Your task
Where the records below show a line containing "Find all integer", start copying; end with the line containing "x³ - 24 y³ = 7.", and copy it too.

Stored data
=== Begin Enclosure ===

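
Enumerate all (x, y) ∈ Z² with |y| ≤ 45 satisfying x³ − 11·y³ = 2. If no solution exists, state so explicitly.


The equation is x³ - 11y³ = 2. For fixed y, x³ = 11·y³ + 2, so a solution requires the RHS to be a perfect cube.
Strategy: iterate y from -45 to 45, compute RHS = 11·y³ + 2, and check whether it is a (positive or negative) perfect cube.
Check small values of y:
  y = 0: RHS = 2 is not a perfect cube.
  y = 1: RHS = 13 is not a perfect cube.
  y = -1: RHS = -9 is not a perfect cube.
  y = 2: RHS = 90 is not a perfect cube.
  y = -2: RHS = -86 is not a perfect cube.
  y = 3: RHS = 299 is not a perfect cube.
  y = -3: RHS = -295 is not a perfect cube.
Continuing the search up to |y| = 45 finds no solutions either.
No (x, y) in the scanned range satisfies the equation.

No integer solutions with |y| ≤ 45.


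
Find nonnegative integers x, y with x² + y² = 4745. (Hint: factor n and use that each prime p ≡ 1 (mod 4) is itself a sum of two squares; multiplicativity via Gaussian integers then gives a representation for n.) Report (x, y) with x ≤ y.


Step 1: Factor n = 4745 = 5 · 13 · 73.
Step 2: Check the mod-4 condition on each prime factor: 5 ≡ 1 (mod 4), exponent 1; 13 ≡ 1 (mod 4), exponent 1; 73 ≡ 1 (mod 4), exponent 1.
All primes ≡ 3 (mod 4) appear to even exponent (or don't appear), so by the two-squares theorem n IS expressible as a sum of two squares.
Step 3: Build a representation. Here n = 5 · 13 · 73 is a product of primes ≡ 1 (mod 4). Each prime p ≡ 1 (mod 4) is itself a sum of two squares; find a² by testing p − a² for a perfect square:
  5: 5 − 1² = 4 = 2² ⇒ 5 = 1² + 2².
  13: 13 − 1² = 12, 13 − 2² = 9 = 3² ⇒ 13 = 2² + 3².
  73: 73 − 1² = 72, 73 − 2² = 69, 73 − 3² = 64 = 8² ⇒ 73 = 3² + 8².
  Combine using the Brahmagupta–Fibonacci identity (a² + b²)(c² + d²) = (ac − bd)² + (ad + bc)² = (ac + bd)² + (ad − bc)²:
  5 · 13 = 65: from (1² + 2²)(2² + 3²), take (1·2 − 2·3, 1·3 + 2·2) = (2 − 6, 3 + 4) = (-4, 7); dropping signs (only squares matter) gives (4, 7); check 4² + 7² = 16 + 49 = 65 ✓.
  65 · 73 = 4745: from (4² + 7²)(3² + 8²), take (4·3 − 7·8, 4·8 + 7·3) = (12 − 56, 32 + 21) = (-44, 53); dropping signs (only squares matter) gives (44, 53); check 44² + 53² = 1936 + 2809 = 4745 ✓.
Step 4: Order so x ≤ y and verify: 44² + 53² = 1936 + 2809 = 4745 = n. ✓

n = 4745 = 44² + 53² (one valid representation with x ≤ y).


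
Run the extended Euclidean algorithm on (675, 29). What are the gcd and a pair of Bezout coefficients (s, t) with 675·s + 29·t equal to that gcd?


Euclidean algorithm on (675, 29) — divide until remainder is 0:
  675 = 23 · 29 + 8
  29 = 3 · 8 + 5
  8 = 1 · 5 + 3
  5 = 1 · 3 + 2
  3 = 1 · 2 + 1
  2 = 2 · 1 + 0
gcd(675, 29) = 1.
Track Bezout coefficients alongside the remainders: start with r₀ = 675 = a·1 + b·0 (s = 1, t = 0) and r₁ = 29 = a·0 + b·1 (s = 0, t = 1); each new remainder r_{k+1} = r_{k-1} − q_k·r_k inherits s_{k+1} = s_{k-1} − q_k·s_k, t_{k+1} = t_{k-1} − q_k·t_k, so r_k = a·s_k + b·t_k at every step:
  q = 23: r = 8, s = 1 − 23·0 = 1, t = 0 − 23·1 = -23  (check: 675·1 + 29·(-23) = 8)
  q = 3: r = 5, s = 0 − 3·1 = -3, t = 1 − 3·(-23) = 70  (check: 675·(-3) + 29·70 = 5)
  q = 1: r = 3, s = 1 − 1·(-3) = 4, t = -23 − 1·70 = -93  (check: 675·4 + 29·(-93) = 3)
  q = 1: r = 2, s = -3 − 1·4 = -7, t = 70 − 1·(-93) = 163  (check: 675·(-7) + 29·163 = 2)
  q = 1: r = 1, s = 4 − 1·(-7) = 11, t = -93 − 1·163 = -256  (check: 675·11 + 29·(-256) = 1)
The row with r = 1 (the gcd) gives the Bezout coefficients s = 11, t = -256.
Result: 675 · (11) + 29 · (-256) = 1.

gcd(675, 29) = 1; s = 11, t = -256 (check: 675·11 + 29·(-256) = 1).


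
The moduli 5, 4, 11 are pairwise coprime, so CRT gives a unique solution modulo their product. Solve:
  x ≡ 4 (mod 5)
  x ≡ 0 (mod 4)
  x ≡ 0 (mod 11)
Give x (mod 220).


Moduli 5, 4, 11 are pairwise coprime; by CRT there is a unique solution modulo M = 5 · 4 · 11 = 220.
Solve pairwise, accumulating the modulus:
  Start with x ≡ 4 (mod 5).
  Combine with x ≡ 0 (mod 4): since gcd(5, 4) = 1, we get a unique residue mod 20.
    Write x = 4 + 5·t and substitute into x ≡ 0 (mod 4): 5·t ≡ 0 − 4 = -4 (mod 4).
    Reduce coefficients mod 4: 1·t ≡ 0 (mod 4).
    So t ≡ 0 (mod 4).
    Then x = 4 + 5·0 = 4, valid modulo lcm(5, 4) = 20: x ≡ 4 (mod 20).
  Combine with x ≡ 0 (mod 11): since gcd(20, 11) = 1, we get a unique residue mod 220.
    Write x = 4 + 20·t and substitute into x ≡ 0 (mod 11): 20·t ≡ 0 − 4 = -4 (mod 11).
    Reduce coefficients mod 11: 9·t ≡ 7 (mod 11).
    The inverse of 9 mod 11 is 5 (since 9·5 = 45 = 4·11 + 1), so t ≡ 5·7 = 35 ≡ 2 (mod 11).
    Then x = 4 + 20·2 = 44, valid modulo lcm(20, 11) = 220: x ≡ 44 (mod 220).
Verify: 44 mod 5 = 4 ✓, 44 mod 4 = 0 ✓, 44 mod 11 = 0 ✓.

x ≡ 44 (mod 220).


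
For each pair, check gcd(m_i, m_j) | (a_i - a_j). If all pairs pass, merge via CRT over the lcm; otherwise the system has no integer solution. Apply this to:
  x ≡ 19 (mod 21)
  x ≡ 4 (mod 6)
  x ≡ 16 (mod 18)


Moduli 21, 6, 18 are not pairwise coprime, so CRT works modulo lcm(m_i) when all pairwise compatibility conditions hold.
Pairwise compatibility: gcd(m_i, m_j) must divide a_i - a_j for every pair.
Merge one congruence at a time:
  Start: x ≡ 19 (mod 21).
  Combine with x ≡ 4 (mod 6): gcd(21, 6) = 3; 4 - 19 = -15, which IS divisible by 3, so compatible.
    Write x = 19 + 21·t and substitute into x ≡ 4 (mod 6): 21·t ≡ 4 − 19 = -15 (mod 6).
    Divide the congruence (and modulus) by g = 3: 7·t ≡ -5 (mod 2).
    Reduce coefficients mod 2: 1·t ≡ 1 (mod 2).
    So t ≡ 1 (mod 2).
    Then x = 19 + 21·1 = 40, valid modulo lcm(21, 6) = 42: x ≡ 40 (mod 42).
  Combine with x ≡ 16 (mod 18): gcd(42, 18) = 6; 16 - 40 = -24, which IS divisible by 6, so compatible.
    Write x = 40 + 42·t and substitute into x ≡ 16 (mod 18): 42·t ≡ 16 − 40 = -24 (mod 18).
    Divide the congruence (and modulus) by g = 6: 7·t ≡ -4 (mod 3).
    Reduce coefficients mod 3: 1·t ≡ 2 (mod 3).
    So t ≡ 2 (mod 3).
    Then x = 40 + 42·2 = 124, valid modulo lcm(42, 18) = 126: x ≡ 124 (mod 126).
Verify: 124 mod 21 = 19, 124 mod 6 = 4, 124 mod 18 = 16.

x ≡ 124 (mod 126).


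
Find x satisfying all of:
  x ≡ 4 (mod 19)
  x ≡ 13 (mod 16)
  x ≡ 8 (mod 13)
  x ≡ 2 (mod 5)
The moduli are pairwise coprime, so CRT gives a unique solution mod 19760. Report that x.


Product of moduli M = 19 · 16 · 13 · 5 = 19760.
Merge one congruence at a time:
  Start: x ≡ 4 (mod 19).
  Combine with x ≡ 13 (mod 16); new modulus lcm = 304.
    Write x = 4 + 19·t and substitute into x ≡ 13 (mod 16): 19·t ≡ 13 − 4 = 9 (mod 16).
    Reduce coefficients mod 16: 3·t ≡ 9 (mod 16).
    The inverse of 3 mod 16 is 11 (since 3·11 = 33 = 2·16 + 1), so t ≡ 11·9 = 99 ≡ 3 (mod 16).
    Then x = 4 + 19·3 = 61, valid modulo lcm(19, 16) = 304: x ≡ 61 (mod 304).
  Combine with x ≡ 8 (mod 13); new modulus lcm = 3952.
    Write x = 61 + 304·t and substitute into x ≡ 8 (mod 13): 304·t ≡ 8 − 61 = -53 (mod 13).
    Reduce coefficients mod 13: 5·t ≡ 12 (mod 13).
    The inverse of 5 mod 13 is 8 (since 5·8 = 40 = 3·13 + 1), so t ≡ 8·12 = 96 ≡ 5 (mod 13).
    Then x = 61 + 304·5 = 1581, valid modulo lcm(304, 13) = 3952: x ≡ 1581 (mod 3952).
  Combine with x ≡ 2 (mod 5); new modulus lcm = 19760.
    Write x = 1581 + 3952·t and substitute into x ≡ 2 (mod 5): 3952·t ≡ 2 − 1581 = -1579 (mod 5).
    Reduce coefficients mod 5: 2·t ≡ 1 (mod 5).
    The inverse of 2 mod 5 is 3 (since 2·3 = 6 = 1·5 + 1), so t ≡ 3·1 = 3 ≡ 3 (mod 5).
    Then x = 1581 + 3952·3 = 13437, valid modulo lcm(3952, 5) = 19760: x ≡ 13437 (mod 19760).
Verify against each original: 13437 mod 19 = 4, 13437 mod 16 = 13, 13437 mod 13 = 8, 13437 mod 5 = 2.

x ≡ 13437 (mod 19760).


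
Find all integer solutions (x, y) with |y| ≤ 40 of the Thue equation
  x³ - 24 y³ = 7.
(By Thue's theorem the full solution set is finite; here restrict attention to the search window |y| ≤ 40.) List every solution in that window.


The equation is x³ - 24y³ = 7. For fixed y, x³ = 24·y³ + 7, so a solution requires the RHS to be a perfect cube.
Strategy: iterate y from -40 to 40, compute RHS = 24·y³ + 7, and check whether it is a (positive or negative) perfect cube.
Check small values of y:
  y = 0: RHS = 7 is not a perfect cube.
  y = 1: RHS = 31 is not a perfect cube.
  y = -1: RHS = -17 is not a perfect cube.
  y = 2: RHS = 199 is not a perfect cube.
  y = -2: RHS = -185 is not a perfect cube.
  y = 3: RHS = 655 is not a perfect cube.
  y = -3: RHS = -641 is not a perfect cube.
Continuing the search up to |y| = 40 finds no solutions either.
No (x, y) in the scanned range satisfies the equation.

No integer solutions with |y| ≤ 40.


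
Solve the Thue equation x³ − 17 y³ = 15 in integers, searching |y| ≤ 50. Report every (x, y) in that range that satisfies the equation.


The equation is x³ - 17y³ = 15. For fixed y, x³ = 17·y³ + 15, so a solution requires the RHS to be a perfect cube.
Strategy: iterate y from -50 to 50, compute RHS = 17·y³ + 15, and check whether it is a (positive or negative) perfect cube.
Check small values of y:
  y = 0: RHS = 15 is not a perfect cube.
  y = 1: RHS = 32 is not a perfect cube.
  y = -1: RHS = -2 is not a perfect cube.
  y = 2: RHS = 151 is not a perfect cube.
  y = -2: RHS = -121 is not a perfect cube.
  y = 3: RHS = 474 is not a perfect cube.
  y = -3: RHS = -444 is not a perfect cube.
Continuing the search up to |y| = 50 finds no solutions either.
No (x, y) in the scanned range satisfies the equation.

No integer solutions with |y| ≤ 50.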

=== End Enclosure ===

Result
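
Find all integer solutions (x, y) with |y| ≤ 40 of the Thue equation
  x³ - 24 y³ = 7.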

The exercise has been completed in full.